RECORDS SUPPLIED:

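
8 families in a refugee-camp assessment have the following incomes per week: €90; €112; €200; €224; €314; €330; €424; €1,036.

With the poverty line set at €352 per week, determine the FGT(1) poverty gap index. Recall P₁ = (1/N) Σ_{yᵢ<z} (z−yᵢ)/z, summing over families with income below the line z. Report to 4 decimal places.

0.2990

Below the line: €90, €112, €200, €224, €314, €330 (q = 6 of N = 8).
Shortfall ratios: (352−90)/352 = 0.7443; (352−112)/352 = 0.6818; (352−200)/352 = 0.4318; (352−224)/352 = 0.3636; (352−314)/352 = 0.1080; (352−330)/352 = 0.0625.
Σ = 2.392045. Dividing by the full population N = 8 gives P₁ = 0.2990.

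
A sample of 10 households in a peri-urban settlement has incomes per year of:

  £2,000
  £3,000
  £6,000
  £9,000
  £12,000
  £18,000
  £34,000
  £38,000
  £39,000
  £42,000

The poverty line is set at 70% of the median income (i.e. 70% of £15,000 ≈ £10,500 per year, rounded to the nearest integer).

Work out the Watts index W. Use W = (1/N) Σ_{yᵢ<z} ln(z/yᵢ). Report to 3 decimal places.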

WORK TASK: All lines in the records above that contain "year" are to be reported.

YOUR SOLUTION:
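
A sample of 10 households in a peri-urban settlement has incomes per year of:
The poverty line is set at 70% of the median income (i.e. 70% of £15,000 ≈ £10,500 per year, rounded to the nearest integer).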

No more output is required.